*** ENTRIES SHOWN ***

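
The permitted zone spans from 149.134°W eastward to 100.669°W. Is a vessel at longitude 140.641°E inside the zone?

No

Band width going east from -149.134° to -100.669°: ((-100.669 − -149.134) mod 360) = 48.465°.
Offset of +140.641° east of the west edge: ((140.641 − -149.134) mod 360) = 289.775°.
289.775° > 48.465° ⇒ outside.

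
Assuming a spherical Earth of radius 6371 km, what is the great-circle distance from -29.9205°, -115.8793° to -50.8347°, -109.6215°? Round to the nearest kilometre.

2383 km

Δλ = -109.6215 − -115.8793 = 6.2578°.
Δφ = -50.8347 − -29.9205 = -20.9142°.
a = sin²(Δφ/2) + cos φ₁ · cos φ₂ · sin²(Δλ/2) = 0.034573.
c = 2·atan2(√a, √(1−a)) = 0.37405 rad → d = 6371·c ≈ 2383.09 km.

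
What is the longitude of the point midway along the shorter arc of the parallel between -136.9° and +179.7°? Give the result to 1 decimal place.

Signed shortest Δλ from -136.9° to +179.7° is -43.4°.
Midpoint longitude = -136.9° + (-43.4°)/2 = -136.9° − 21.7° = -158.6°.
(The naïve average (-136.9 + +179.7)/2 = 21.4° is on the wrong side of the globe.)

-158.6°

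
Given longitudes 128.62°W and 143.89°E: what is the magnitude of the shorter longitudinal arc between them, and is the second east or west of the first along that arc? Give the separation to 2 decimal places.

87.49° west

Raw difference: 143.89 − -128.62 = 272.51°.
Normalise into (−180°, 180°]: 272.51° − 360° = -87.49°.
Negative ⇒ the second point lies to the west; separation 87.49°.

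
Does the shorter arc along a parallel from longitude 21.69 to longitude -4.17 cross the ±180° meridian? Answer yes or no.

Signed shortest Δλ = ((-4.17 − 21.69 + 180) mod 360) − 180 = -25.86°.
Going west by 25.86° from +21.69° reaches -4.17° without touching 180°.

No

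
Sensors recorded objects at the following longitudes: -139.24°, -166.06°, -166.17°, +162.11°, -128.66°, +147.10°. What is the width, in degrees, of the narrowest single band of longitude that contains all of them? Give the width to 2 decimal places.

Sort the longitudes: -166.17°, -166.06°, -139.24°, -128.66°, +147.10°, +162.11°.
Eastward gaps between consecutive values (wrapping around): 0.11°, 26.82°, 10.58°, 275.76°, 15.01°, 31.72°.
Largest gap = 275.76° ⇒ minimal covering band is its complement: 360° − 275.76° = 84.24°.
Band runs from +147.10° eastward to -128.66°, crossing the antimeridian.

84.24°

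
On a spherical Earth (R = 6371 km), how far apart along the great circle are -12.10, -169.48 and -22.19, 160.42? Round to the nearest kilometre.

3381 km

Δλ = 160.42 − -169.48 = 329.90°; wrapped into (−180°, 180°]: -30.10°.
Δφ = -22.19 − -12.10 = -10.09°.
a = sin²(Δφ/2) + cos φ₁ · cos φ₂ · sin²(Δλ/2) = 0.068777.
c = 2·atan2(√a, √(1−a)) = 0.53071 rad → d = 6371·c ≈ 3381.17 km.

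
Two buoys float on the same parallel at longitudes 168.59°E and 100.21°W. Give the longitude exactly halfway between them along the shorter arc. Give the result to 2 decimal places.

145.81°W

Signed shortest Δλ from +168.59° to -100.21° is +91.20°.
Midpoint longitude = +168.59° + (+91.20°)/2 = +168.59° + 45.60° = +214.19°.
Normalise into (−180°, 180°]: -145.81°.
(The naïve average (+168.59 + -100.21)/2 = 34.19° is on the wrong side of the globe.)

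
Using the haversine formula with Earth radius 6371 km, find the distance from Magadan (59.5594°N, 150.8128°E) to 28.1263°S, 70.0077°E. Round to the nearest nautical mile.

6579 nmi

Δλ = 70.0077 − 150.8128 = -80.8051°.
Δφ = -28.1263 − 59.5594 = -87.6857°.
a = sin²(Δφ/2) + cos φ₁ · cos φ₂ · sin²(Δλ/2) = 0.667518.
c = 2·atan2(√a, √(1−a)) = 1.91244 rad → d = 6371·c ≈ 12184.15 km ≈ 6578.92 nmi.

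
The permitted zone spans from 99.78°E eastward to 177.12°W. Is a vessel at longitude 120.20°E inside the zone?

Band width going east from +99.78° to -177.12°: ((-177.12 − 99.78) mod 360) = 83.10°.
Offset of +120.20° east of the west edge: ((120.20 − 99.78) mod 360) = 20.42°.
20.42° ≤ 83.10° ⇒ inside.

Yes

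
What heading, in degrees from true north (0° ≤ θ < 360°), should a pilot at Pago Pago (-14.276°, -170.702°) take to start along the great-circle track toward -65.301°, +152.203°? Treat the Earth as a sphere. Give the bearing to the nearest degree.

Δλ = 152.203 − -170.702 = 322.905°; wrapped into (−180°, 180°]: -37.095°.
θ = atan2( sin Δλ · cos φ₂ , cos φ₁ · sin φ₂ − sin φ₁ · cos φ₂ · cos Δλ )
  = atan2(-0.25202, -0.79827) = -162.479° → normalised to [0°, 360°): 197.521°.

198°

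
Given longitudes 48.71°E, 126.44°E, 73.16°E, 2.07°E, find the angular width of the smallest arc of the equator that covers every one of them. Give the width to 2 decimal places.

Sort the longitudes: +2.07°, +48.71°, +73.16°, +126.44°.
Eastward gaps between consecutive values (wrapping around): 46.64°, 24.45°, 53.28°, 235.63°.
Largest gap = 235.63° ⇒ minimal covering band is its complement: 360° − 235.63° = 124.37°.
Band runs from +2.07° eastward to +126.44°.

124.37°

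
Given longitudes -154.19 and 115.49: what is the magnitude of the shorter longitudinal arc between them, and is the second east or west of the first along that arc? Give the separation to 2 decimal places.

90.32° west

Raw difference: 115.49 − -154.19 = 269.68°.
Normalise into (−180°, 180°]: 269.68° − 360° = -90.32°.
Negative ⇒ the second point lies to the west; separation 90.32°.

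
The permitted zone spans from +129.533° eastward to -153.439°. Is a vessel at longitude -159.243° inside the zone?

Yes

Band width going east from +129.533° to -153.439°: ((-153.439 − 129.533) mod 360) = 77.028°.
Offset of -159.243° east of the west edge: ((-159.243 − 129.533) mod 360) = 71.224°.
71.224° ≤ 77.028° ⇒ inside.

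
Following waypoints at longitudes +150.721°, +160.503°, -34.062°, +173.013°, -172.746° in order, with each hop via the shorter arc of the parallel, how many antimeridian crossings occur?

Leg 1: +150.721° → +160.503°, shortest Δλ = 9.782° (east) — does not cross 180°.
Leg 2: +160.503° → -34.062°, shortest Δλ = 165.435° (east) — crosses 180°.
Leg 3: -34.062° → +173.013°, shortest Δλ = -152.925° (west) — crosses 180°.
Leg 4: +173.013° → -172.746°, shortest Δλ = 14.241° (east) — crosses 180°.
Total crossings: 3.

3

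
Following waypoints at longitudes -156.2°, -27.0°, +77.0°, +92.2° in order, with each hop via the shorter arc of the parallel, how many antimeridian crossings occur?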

***
*** ENTRIES SHOWN ***

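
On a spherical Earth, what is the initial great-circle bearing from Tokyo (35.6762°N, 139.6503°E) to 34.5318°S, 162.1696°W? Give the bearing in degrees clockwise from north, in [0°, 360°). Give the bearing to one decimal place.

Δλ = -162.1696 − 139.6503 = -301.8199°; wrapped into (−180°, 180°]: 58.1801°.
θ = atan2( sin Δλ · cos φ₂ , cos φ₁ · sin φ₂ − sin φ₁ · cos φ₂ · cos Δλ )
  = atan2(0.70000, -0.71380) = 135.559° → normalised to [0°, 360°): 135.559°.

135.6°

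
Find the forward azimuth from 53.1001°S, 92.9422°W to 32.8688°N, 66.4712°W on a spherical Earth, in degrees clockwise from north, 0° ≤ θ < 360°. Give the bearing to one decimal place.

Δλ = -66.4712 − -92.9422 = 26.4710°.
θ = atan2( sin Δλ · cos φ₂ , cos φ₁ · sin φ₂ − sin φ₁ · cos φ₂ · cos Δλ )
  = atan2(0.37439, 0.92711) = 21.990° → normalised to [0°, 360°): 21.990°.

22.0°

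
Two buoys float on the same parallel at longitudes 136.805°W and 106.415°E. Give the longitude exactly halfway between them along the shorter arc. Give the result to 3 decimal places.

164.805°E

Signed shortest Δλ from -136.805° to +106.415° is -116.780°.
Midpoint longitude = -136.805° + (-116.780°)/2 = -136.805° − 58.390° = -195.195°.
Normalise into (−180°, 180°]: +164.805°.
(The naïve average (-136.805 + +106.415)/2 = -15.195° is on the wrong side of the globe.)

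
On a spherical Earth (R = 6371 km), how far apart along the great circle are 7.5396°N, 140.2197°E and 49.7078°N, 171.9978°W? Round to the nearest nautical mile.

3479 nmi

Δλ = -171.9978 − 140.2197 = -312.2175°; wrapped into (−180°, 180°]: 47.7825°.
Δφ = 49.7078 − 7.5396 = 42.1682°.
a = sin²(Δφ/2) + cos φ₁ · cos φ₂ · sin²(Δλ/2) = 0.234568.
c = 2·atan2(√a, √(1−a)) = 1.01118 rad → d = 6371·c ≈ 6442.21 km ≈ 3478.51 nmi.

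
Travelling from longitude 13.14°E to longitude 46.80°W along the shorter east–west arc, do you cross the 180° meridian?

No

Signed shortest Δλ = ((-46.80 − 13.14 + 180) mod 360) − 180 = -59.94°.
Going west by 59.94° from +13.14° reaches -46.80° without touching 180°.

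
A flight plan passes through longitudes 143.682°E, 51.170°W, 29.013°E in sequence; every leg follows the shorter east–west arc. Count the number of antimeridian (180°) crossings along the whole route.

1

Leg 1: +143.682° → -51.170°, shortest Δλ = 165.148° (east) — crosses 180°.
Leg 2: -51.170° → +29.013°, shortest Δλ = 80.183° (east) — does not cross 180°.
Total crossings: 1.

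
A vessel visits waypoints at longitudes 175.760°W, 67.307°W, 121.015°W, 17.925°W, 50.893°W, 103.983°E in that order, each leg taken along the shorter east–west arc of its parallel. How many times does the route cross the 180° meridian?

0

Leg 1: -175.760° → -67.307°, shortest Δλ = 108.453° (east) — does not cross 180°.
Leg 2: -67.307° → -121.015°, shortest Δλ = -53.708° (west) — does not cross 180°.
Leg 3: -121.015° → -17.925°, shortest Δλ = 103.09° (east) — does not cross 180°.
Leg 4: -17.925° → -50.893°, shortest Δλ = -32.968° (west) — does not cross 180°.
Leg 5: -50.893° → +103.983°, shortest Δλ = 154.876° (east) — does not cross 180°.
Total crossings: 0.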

***

DIRECTIONS »
Among the records above, only the lines between the line holding "Given longitudes -154.19" and the line holding "-27.0°, +77.0°, +92.2°", inclusive, are to be output, exactly as written.

SOLUTION TO THE EXERCISE »
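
Given longitudes -154.19 and 115.49: what is the magnitude of the shorter longitudinal arc between them, and is the second east or west of the first along that arc? Give the separation to 2 decimal places.

90.32° west

Raw difference: 115.49 − -154.19 = 269.68°.
Normalise into (−180°, 180°]: 269.68° − 360° = -90.32°.
Negative ⇒ the second point lies to the west; separation 90.32°.

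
The permitted zone spans from +129.533° eastward to -153.439°. Is a vessel at longitude -159.243° inside the zone?

Yes

Band width going east from +129.533° to -153.439°: ((-153.439 − 129.533) mod 360) = 77.028°.
Offset of -159.243° east of the west edge: ((-159.243 − 129.533) mod 360) = 71.224°.
71.224° ≤ 77.028° ⇒ inside.

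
Following waypoints at longitudes +150.721°, +160.503°, -34.062°, +173.013°, -172.746° in order, with each hop via the shorter arc of the parallel, how many antimeridian crossings occur?

Leg 1: +150.721° → +160.503°, shortest Δλ = 9.782° (east) — does not cross 180°.
Leg 2: +160.503° → -34.062°, shortest Δλ = 165.435° (east) — crosses 180°.
Leg 3: -34.062° → +173.013°, shortest Δλ = -152.925° (west) — crosses 180°.
Leg 4: +173.013° → -172.746°, shortest Δλ = 14.241° (east) — crosses 180°.
Total crossings: 3.

3

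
Following waypoints at longitudes -156.2°, -27.0°, +77.0°, +92.2° in order, with each hop via the shorter arc of the parallel, how many antimeridian crossings occur?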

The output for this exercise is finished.